§ Data shown

┌──

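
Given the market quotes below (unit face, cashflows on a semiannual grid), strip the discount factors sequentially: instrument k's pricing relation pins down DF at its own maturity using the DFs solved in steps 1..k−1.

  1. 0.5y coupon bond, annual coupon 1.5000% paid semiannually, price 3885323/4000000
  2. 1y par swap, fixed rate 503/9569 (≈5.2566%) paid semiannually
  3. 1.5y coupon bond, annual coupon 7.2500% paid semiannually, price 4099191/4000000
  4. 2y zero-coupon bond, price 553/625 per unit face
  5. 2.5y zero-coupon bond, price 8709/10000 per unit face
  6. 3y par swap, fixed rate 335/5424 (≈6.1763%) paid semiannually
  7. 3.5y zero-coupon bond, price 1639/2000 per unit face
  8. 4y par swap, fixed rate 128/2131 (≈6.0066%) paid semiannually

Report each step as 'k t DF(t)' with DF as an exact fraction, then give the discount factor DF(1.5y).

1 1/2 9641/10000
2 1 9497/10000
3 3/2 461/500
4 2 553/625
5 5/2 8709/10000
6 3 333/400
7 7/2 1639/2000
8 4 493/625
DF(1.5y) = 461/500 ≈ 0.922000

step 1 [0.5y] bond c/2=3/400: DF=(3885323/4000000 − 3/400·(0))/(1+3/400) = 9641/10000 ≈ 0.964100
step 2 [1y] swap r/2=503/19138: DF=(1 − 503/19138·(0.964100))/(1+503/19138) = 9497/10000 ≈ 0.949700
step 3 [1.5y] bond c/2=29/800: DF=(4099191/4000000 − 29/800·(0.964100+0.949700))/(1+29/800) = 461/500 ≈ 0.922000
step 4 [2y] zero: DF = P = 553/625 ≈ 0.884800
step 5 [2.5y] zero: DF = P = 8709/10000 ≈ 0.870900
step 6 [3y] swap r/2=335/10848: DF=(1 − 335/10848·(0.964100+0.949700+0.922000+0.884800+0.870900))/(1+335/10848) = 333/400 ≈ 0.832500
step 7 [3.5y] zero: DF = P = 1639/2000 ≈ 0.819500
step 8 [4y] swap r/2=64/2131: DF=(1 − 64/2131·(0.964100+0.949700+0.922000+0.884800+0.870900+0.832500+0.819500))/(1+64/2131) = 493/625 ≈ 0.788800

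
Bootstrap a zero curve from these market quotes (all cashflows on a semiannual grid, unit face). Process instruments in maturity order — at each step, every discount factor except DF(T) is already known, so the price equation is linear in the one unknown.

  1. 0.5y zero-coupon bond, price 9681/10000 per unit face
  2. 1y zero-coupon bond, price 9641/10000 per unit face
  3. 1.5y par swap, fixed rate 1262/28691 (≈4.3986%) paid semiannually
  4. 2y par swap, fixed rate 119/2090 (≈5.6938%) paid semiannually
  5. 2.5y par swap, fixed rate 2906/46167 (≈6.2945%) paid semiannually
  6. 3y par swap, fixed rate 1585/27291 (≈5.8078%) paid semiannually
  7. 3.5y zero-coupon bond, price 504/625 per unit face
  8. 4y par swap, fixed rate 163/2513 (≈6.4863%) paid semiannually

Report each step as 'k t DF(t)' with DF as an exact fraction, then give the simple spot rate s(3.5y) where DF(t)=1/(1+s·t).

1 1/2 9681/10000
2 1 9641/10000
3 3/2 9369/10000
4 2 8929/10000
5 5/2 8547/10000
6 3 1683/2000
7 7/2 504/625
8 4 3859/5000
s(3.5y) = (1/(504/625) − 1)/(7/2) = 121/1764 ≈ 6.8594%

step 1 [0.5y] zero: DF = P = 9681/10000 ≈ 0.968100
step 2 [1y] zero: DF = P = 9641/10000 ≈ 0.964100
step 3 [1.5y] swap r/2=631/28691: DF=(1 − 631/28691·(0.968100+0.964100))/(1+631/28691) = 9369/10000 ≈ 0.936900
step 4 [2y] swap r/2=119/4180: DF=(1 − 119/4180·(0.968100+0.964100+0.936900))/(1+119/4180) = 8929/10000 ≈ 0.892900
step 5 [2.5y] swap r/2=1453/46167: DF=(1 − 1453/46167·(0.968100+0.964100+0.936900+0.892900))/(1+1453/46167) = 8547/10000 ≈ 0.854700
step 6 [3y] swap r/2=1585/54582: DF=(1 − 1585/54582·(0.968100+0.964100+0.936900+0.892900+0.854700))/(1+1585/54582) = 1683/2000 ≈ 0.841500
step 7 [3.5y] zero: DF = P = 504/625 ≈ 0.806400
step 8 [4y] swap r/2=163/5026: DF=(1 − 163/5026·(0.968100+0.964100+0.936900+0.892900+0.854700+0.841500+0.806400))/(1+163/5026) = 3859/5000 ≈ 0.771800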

└──

§ Assignment
Starting with the first line, give back the whole listing exactly.

§ Finished task
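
Given the market quotes below (unit face, cashflows on a semiannual grid), strip the discount factors sequentially: instrument k's pricing relation pins down DF at its own maturity using the DFs solved in steps 1..k−1.

  1. 0.5y coupon bond, annual coupon 1.5000% paid semiannually, price 3885323/4000000
  2. 1y par swap, fixed rate 503/9569 (≈5.2566%) paid semiannually
  3. 1.5y coupon bond, annual coupon 7.2500% paid semiannually, price 4099191/4000000
  4. 2y zero-coupon bond, price 553/625 per unit face
  5. 2.5y zero-coupon bond, price 8709/10000 per unit face
  6. 3y par swap, fixed rate 335/5424 (≈6.1763%) paid semiannually
  7. 3.5y zero-coupon bond, price 1639/2000 per unit face
  8. 4y par swap, fixed rate 128/2131 (≈6.0066%) paid semiannually

Report each step as 'k t DF(t)' with DF as an exact fraction, then give the discount factor DF(1.5y).

1 1/2 9641/10000
2 1 9497/10000
3 3/2 461/500
4 2 553/625
5 5/2 8709/10000
6 3 333/400
7 7/2 1639/2000
8 4 493/625
DF(1.5y) = 461/500 ≈ 0.922000

step 1 [0.5y] bond c/2=3/400: DF=(3885323/4000000 − 3/400·(0))/(1+3/400) = 9641/10000 ≈ 0.964100
step 2 [1y] swap r/2=503/19138: DF=(1 − 503/19138·(0.964100))/(1+503/19138) = 9497/10000 ≈ 0.949700
step 3 [1.5y] bond c/2=29/800: DF=(4099191/4000000 − 29/800·(0.964100+0.949700))/(1+29/800) = 461/500 ≈ 0.922000
step 4 [2y] zero: DF = P = 553/625 ≈ 0.884800
step 5 [2.5y] zero: DF = P = 8709/10000 ≈ 0.870900
step 6 [3y] swap r/2=335/10848: DF=(1 − 335/10848·(0.964100+0.949700+0.922000+0.884800+0.870900))/(1+335/10848) = 333/400 ≈ 0.832500
step 7 [3.5y] zero: DF = P = 1639/2000 ≈ 0.819500
step 8 [4y] swap r/2=64/2131: DF=(1 − 64/2131·(0.964100+0.949700+0.922000+0.884800+0.870900+0.832500+0.819500))/(1+64/2131) = 493/625 ≈ 0.788800

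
Bootstrap a zero curve from these market quotes (all cashflows on a semiannual grid, unit face). Process instruments in maturity order — at each step, every discount factor except DF(T) is already known, so the price equation is linear in the one unknown.

  1. 0.5y zero-coupon bond, price 9681/10000 per unit face
  2. 1y zero-coupon bond, price 9641/10000 per unit face
  3. 1.5y par swap, fixed rate 1262/28691 (≈4.3986%) paid semiannually
  4. 2y par swap, fixed rate 119/2090 (≈5.6938%) paid semiannually
  5. 2.5y par swap, fixed rate 2906/46167 (≈6.2945%) paid semiannually
  6. 3y par swap, fixed rate 1585/27291 (≈5.8078%) paid semiannually
  7. 3.5y zero-coupon bond, price 504/625 per unit face
  8. 4y par swap, fixed rate 163/2513 (≈6.4863%) paid semiannually

Report each step as 'k t DF(t)' with DF as an exact fraction, then give the simple spot rate s(3.5y) where DF(t)=1/(1+s·t).

1 1/2 9681/10000
2 1 9641/10000
3 3/2 9369/10000
4 2 8929/10000
5 5/2 8547/10000
6 3 1683/2000
7 7/2 504/625
8 4 3859/5000
s(3.5y) = (1/(504/625) − 1)/(7/2) = 121/1764 ≈ 6.8594%

step 1 [0.5y] zero: DF = P = 9681/10000 ≈ 0.968100
step 2 [1y] zero: DF = P = 9641/10000 ≈ 0.964100
step 3 [1.5y] swap r/2=631/28691: DF=(1 − 631/28691·(0.968100+0.964100))/(1+631/28691) = 9369/10000 ≈ 0.936900
step 4 [2y] swap r/2=119/4180: DF=(1 − 119/4180·(0.968100+0.964100+0.936900))/(1+119/4180) = 8929/10000 ≈ 0.892900
step 5 [2.5y] swap r/2=1453/46167: DF=(1 − 1453/46167·(0.968100+0.964100+0.936900+0.892900))/(1+1453/46167) = 8547/10000 ≈ 0.854700
step 6 [3y] swap r/2=1585/54582: DF=(1 − 1585/54582·(0.968100+0.964100+0.936900+0.892900+0.854700))/(1+1585/54582) = 1683/2000 ≈ 0.841500
step 7 [3.5y] zero: DF = P = 504/625 ≈ 0.806400
step 8 [4y] swap r/2=163/5026: DF=(1 − 163/5026·(0.968100+0.964100+0.936900+0.892900+0.854700+0.841500+0.806400))/(1+163/5026) = 3859/5000 ≈ 0.771800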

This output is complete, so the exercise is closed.